• _EXERCISE_
An exact reproduction of each record is required.

======== PROVIDED RECORDS ========

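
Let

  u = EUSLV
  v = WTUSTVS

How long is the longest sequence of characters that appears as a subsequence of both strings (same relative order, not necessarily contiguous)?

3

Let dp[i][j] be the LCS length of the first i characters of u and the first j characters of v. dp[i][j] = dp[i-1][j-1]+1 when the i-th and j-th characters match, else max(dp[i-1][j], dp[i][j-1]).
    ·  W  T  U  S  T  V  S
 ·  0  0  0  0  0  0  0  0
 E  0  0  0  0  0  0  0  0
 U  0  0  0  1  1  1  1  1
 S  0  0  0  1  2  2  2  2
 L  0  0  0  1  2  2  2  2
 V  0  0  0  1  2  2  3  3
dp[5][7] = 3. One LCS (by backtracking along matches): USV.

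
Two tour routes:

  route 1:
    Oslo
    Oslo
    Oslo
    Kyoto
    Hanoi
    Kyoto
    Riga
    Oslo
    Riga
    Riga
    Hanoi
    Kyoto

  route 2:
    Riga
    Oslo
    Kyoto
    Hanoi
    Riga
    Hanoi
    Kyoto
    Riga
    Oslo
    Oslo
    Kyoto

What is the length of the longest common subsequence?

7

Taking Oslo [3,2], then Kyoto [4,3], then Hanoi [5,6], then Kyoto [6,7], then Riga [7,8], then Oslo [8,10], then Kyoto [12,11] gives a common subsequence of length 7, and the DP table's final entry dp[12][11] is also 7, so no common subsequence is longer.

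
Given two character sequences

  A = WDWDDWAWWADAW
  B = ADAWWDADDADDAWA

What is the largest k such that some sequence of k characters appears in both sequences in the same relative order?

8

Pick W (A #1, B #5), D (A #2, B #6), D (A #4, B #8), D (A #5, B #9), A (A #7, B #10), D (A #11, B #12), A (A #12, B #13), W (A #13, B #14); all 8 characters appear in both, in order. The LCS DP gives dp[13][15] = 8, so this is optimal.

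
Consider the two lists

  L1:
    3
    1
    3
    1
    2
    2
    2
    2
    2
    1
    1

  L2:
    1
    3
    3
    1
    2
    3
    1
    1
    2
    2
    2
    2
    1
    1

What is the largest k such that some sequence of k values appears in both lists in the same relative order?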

========

• _RESPONSE BELOW_
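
Let

  u = EUSLV
  v = WTUSTVS

How long is the longest sequence of characters that appears as a subsequence of both strings (same relative order, not necessarily contiguous)?

3

Let dp[i][j] be the LCS length of the first i characters of u and the first j characters of v. dp[i][j] = dp[i-1][j-1]+1 when the i-th and j-th characters match, else max(dp[i-1][j], dp[i][j-1]).
    ·  W  T  U  S  T  V  S
 ·  0  0  0  0  0  0  0  0
 E  0  0  0  0  0  0  0  0
 U  0  0  0  1  1  1  1  1
 S  0  0  0  1  2  2  2  2
 L  0  0  0  1  2  2  2  2
 V  0  0  0  1  2  2  3  3
dp[5][7] = 3. One LCS (by backtracking along matches): USV.

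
Two tour routes:

  route 1:
    Oslo
    Oslo
    Oslo
    Kyoto
    Hanoi
    Kyoto
    Riga
    Oslo
    Riga
    Riga
    Hanoi
    Kyoto

  route 2:
    Riga
    Oslo
    Kyoto
    Hanoi
    Riga
    Hanoi
    Kyoto
    Riga
    Oslo
    Oslo
    Kyoto

What is the length of the longest common subsequence?

7

Taking Oslo [3,2], then Kyoto [4,3], then Hanoi [5,6], then Kyoto [6,7], then Riga [7,8], then Oslo [8,10], then Kyoto [12,11] gives a common subsequence of length 7, and the DP table's final entry dp[12][11] is also 7, so no common subsequence is longer.

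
Given two character sequences

  A = WDWDDWAWWADAW
  B = ADAWWDADDADDAWA

What is the largest k such that some sequence of k characters appears in both sequences in the same relative order?

8

Pick W (A #1, B #5), D (A #2, B #6), D (A #4, B #8), D (A #5, B #9), A (A #7, B #10), D (A #11, B #12), A (A #12, B #13), W (A #13, B #14); all 8 characters appear in both, in order. The LCS DP gives dp[13][15] = 8, so this is optimal.

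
Consider the two lists

  L1:
    3
    1
    3
    1
    2
    2
    2
    2
    2
    1
    1

  L2:
    1
    3
    3
    1
    2
    3
    1
    1
    2
    2
    2
    2
    1
    1

What is the largest k such that some sequence of k values appears in both lists in the same relative order?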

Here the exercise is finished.